PROBLEM TO SOLVE
Copy nothing from the entries below except the lines from the one containing "Starting state: b=4, n=-1" through the one containing "The loop continues until n >= 6.", and copy those exactly.
-------- DATA
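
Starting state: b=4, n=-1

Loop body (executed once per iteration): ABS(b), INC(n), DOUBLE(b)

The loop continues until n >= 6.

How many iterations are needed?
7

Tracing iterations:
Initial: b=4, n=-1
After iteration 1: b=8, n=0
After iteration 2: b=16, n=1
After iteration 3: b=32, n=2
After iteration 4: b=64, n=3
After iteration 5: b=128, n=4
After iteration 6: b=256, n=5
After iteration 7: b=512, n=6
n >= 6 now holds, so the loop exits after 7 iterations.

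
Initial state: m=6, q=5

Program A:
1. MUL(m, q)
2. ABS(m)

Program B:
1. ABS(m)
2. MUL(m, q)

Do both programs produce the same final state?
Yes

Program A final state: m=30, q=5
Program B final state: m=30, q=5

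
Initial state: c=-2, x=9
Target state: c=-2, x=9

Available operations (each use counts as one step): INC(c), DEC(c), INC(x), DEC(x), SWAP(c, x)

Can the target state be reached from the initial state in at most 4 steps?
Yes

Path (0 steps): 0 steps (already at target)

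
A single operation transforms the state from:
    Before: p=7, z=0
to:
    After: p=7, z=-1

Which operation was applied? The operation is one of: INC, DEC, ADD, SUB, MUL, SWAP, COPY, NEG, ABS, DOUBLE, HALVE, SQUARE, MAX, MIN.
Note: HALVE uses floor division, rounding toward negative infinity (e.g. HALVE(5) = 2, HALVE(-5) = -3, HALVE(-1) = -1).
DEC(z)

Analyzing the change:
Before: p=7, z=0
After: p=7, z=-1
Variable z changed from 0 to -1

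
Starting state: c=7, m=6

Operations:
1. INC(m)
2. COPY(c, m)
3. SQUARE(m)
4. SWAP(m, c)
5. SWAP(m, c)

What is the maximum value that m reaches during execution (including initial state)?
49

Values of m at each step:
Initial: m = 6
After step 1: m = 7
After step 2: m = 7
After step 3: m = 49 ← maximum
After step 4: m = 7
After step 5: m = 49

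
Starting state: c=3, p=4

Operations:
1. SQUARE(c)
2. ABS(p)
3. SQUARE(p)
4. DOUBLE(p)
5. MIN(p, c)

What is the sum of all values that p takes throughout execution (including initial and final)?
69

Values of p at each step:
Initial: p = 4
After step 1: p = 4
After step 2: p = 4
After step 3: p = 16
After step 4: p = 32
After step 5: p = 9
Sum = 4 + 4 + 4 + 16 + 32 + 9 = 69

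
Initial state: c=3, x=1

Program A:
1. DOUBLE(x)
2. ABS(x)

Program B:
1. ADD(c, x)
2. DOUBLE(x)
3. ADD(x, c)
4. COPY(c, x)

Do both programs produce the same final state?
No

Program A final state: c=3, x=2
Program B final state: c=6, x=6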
----------------
-------- DATA
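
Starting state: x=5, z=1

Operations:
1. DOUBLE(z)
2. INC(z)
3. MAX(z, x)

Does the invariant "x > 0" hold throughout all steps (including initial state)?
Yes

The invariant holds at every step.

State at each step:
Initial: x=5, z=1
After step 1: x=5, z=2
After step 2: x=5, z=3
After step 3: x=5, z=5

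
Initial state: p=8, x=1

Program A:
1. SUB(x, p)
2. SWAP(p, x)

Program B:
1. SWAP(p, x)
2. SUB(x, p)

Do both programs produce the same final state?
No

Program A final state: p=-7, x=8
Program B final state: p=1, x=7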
----------------
-------- DATA
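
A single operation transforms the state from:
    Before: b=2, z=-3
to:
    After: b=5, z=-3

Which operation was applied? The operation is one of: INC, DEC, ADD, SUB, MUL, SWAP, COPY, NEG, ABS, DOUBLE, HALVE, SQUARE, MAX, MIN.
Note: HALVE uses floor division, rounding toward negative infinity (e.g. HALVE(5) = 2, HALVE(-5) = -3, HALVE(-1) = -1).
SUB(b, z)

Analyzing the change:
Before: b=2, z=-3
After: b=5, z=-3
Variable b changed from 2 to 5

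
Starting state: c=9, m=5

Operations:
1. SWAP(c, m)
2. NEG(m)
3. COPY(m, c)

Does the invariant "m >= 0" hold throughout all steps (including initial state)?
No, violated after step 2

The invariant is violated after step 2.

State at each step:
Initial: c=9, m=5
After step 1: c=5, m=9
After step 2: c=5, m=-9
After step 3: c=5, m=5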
----------------
EXERCISE RESULT
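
Starting state: b=4, n=-1

Loop body (executed once per iteration): ABS(b), INC(n), DOUBLE(b)

The loop continues until n >= 6.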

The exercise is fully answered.